Task data:
▽

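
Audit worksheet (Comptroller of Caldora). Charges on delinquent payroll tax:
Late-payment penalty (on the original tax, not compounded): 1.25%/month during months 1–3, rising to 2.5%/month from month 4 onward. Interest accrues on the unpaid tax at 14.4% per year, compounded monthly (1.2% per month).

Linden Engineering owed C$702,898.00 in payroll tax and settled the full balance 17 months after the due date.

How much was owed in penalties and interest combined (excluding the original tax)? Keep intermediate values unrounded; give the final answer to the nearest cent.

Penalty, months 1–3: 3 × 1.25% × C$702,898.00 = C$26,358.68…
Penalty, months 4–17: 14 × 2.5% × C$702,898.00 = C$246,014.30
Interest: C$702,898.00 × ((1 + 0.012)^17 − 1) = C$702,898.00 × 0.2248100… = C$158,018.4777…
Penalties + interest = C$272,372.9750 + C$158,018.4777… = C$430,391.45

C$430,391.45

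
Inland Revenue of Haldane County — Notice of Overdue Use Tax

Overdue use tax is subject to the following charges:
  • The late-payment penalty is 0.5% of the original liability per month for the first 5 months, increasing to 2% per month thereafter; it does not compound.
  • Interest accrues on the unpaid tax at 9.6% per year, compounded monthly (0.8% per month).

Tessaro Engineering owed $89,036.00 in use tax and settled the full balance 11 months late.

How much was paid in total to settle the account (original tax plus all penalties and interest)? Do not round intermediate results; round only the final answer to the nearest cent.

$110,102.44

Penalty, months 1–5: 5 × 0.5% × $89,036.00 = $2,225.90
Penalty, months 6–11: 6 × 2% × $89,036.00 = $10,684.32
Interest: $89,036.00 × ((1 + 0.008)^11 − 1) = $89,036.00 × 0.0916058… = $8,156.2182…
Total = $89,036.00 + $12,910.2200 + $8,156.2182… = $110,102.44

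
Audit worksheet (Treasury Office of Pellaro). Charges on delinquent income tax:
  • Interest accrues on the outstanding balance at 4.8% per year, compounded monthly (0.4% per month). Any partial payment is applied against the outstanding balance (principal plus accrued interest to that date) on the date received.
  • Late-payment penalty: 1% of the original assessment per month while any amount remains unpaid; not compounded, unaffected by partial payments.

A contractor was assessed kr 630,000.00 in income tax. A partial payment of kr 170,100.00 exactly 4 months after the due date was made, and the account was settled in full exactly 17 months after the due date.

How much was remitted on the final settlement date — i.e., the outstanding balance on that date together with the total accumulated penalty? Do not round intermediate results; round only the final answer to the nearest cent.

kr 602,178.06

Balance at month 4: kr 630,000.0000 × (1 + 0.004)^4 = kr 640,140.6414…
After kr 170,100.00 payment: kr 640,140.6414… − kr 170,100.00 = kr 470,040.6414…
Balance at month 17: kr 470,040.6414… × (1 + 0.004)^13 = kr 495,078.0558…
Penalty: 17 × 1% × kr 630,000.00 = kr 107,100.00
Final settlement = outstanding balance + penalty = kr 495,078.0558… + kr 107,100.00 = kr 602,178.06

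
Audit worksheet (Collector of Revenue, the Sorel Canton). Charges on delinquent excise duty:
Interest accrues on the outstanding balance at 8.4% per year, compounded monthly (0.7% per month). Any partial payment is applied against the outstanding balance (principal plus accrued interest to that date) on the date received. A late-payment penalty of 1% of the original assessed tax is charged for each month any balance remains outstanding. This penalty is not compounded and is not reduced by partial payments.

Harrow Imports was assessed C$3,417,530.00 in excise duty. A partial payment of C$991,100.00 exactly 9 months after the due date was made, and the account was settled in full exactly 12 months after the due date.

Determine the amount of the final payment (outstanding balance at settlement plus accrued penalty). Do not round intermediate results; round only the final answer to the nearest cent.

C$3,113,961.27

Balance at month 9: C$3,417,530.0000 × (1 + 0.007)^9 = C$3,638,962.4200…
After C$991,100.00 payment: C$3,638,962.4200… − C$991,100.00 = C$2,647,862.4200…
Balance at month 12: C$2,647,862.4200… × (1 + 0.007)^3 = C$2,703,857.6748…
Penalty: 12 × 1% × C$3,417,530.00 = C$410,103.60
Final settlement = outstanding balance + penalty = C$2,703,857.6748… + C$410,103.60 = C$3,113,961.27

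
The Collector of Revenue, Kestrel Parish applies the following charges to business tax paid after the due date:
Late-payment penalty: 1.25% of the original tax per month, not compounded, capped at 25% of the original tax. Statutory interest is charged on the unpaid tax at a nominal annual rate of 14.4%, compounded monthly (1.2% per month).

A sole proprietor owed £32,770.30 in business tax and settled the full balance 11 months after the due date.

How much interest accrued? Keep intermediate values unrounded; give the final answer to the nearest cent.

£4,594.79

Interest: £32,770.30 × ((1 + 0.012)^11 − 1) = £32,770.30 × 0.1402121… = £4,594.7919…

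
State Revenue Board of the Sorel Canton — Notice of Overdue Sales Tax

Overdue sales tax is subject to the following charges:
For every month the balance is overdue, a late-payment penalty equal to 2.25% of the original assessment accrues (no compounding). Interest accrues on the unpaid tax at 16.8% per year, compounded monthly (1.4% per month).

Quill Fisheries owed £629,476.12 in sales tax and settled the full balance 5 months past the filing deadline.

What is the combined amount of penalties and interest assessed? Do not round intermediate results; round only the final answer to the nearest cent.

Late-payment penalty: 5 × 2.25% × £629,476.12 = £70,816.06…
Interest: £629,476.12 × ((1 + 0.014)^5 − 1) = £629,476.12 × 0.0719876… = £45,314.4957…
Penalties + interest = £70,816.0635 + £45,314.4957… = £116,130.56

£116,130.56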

△

Set down all of the entries again, keeping every line exactly as it is.

Completed task:
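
Audit worksheet (Comptroller of Caldora). Charges on delinquent payroll tax:
Late-payment penalty (on the original tax, not compounded): 1.25%/month during months 1–3, rising to 2.5%/month from month 4 onward. Interest accrues on the unpaid tax at 14.4% per year, compounded monthly (1.2% per month).

Linden Engineering owed C$702,898.00 in payroll tax and settled the full balance 17 months after the due date.

How much was owed in penalties and interest combined (excluding the original tax)? Keep intermediate values unrounded; give the final answer to the nearest cent.

Penalty, months 1–3: 3 × 1.25% × C$702,898.00 = C$26,358.68…
Penalty, months 4–17: 14 × 2.5% × C$702,898.00 = C$246,014.30
Interest: C$702,898.00 × ((1 + 0.012)^17 − 1) = C$702,898.00 × 0.2248100… = C$158,018.4777…
Penalties + interest = C$272,372.9750 + C$158,018.4777… = C$430,391.45

C$430,391.45

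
Inland Revenue of Haldane County — Notice of Overdue Use Tax

Overdue use tax is subject to the following charges:
  • The late-payment penalty is 0.5% of the original liability per month for the first 5 months, increasing to 2% per month thereafter; it does not compound.
  • Interest accrues on the unpaid tax at 9.6% per year, compounded monthly (0.8% per month).

Tessaro Engineering owed $89,036.00 in use tax and settled the full balance 11 months late.

How much was paid in total to settle the account (original tax plus all penalties and interest)? Do not round intermediate results; round only the final answer to the nearest cent.

$110,102.44

Penalty, months 1–5: 5 × 0.5% × $89,036.00 = $2,225.90
Penalty, months 6–11: 6 × 2% × $89,036.00 = $10,684.32
Interest: $89,036.00 × ((1 + 0.008)^11 − 1) = $89,036.00 × 0.0916058… = $8,156.2182…
Total = $89,036.00 + $12,910.2200 + $8,156.2182… = $110,102.44

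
Audit worksheet (Treasury Office of Pellaro). Charges on delinquent income tax:
  • Interest accrues on the outstanding balance at 4.8% per year, compounded monthly (0.4% per month). Any partial payment is applied against the outstanding balance (principal plus accrued interest to that date) on the date received.
  • Late-payment penalty: 1% of the original assessment per month while any amount remains unpaid; not compounded, unaffected by partial payments.

A contractor was assessed kr 630,000.00 in income tax. A partial payment of kr 170,100.00 exactly 4 months after the due date was made, and the account was settled in full exactly 17 months after the due date.

How much was remitted on the final settlement date — i.e., the outstanding balance on that date together with the total accumulated penalty? Do not round intermediate results; round only the final answer to the nearest cent.

kr 602,178.06

Balance at month 4: kr 630,000.0000 × (1 + 0.004)^4 = kr 640,140.6414…
After kr 170,100.00 payment: kr 640,140.6414… − kr 170,100.00 = kr 470,040.6414…
Balance at month 17: kr 470,040.6414… × (1 + 0.004)^13 = kr 495,078.0558…
Penalty: 17 × 1% × kr 630,000.00 = kr 107,100.00
Final settlement = outstanding balance + penalty = kr 495,078.0558… + kr 107,100.00 = kr 602,178.06

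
Audit worksheet (Collector of Revenue, the Sorel Canton). Charges on delinquent excise duty:
Interest accrues on the outstanding balance at 8.4% per year, compounded monthly (0.7% per month). Any partial payment is applied against the outstanding balance (principal plus accrued interest to that date) on the date received. A late-payment penalty of 1% of the original assessed tax is charged for each month any balance remains outstanding. This penalty is not compounded and is not reduced by partial payments.

Harrow Imports was assessed C$3,417,530.00 in excise duty. A partial payment of C$991,100.00 exactly 9 months after the due date was made, and the account was settled in full exactly 12 months after the due date.

Determine the amount of the final payment (outstanding balance at settlement plus accrued penalty). Do not round intermediate results; round only the final answer to the nearest cent.

C$3,113,961.27

Balance at month 9: C$3,417,530.0000 × (1 + 0.007)^9 = C$3,638,962.4200…
After C$991,100.00 payment: C$3,638,962.4200… − C$991,100.00 = C$2,647,862.4200…
Balance at month 12: C$2,647,862.4200… × (1 + 0.007)^3 = C$2,703,857.6748…
Penalty: 12 × 1% × C$3,417,530.00 = C$410,103.60
Final settlement = outstanding balance + penalty = C$2,703,857.6748… + C$410,103.60 = C$3,113,961.27

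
The Collector of Revenue, Kestrel Parish applies the following charges to business tax paid after the due date:
Late-payment penalty: 1.25% of the original tax per month, not compounded, capped at 25% of the original tax. Statutory interest is charged on the unpaid tax at a nominal annual rate of 14.4%, compounded monthly (1.2% per month).

A sole proprietor owed £32,770.30 in business tax and settled the full balance 11 months after the due date.

How much interest accrued? Keep intermediate values unrounded; give the final answer to the nearest cent.

£4,594.79

Interest: £32,770.30 × ((1 + 0.012)^11 − 1) = £32,770.30 × 0.1402121… = £4,594.7919…

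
State Revenue Board of the Sorel Canton — Notice of Overdue Sales Tax

Overdue sales tax is subject to the following charges:
For every month the balance is overdue, a late-payment penalty equal to 2.25% of the original assessment accrues (no compounding). Interest accrues on the unpaid tax at 16.8% per year, compounded monthly (1.4% per month).

Quill Fisheries owed £629,476.12 in sales tax and settled the full balance 5 months past the filing deadline.

What is the combined amount of penalties and interest assessed? Do not round intermediate results; round only the final answer to the nearest cent.

Late-payment penalty: 5 × 2.25% × £629,476.12 = £70,816.06…
Interest: £629,476.12 × ((1 + 0.014)^5 − 1) = £629,476.12 × 0.0719876… = £45,314.4957…
Penalties + interest = £70,816.0635 + £45,314.4957… = £116,130.56

£116,130.56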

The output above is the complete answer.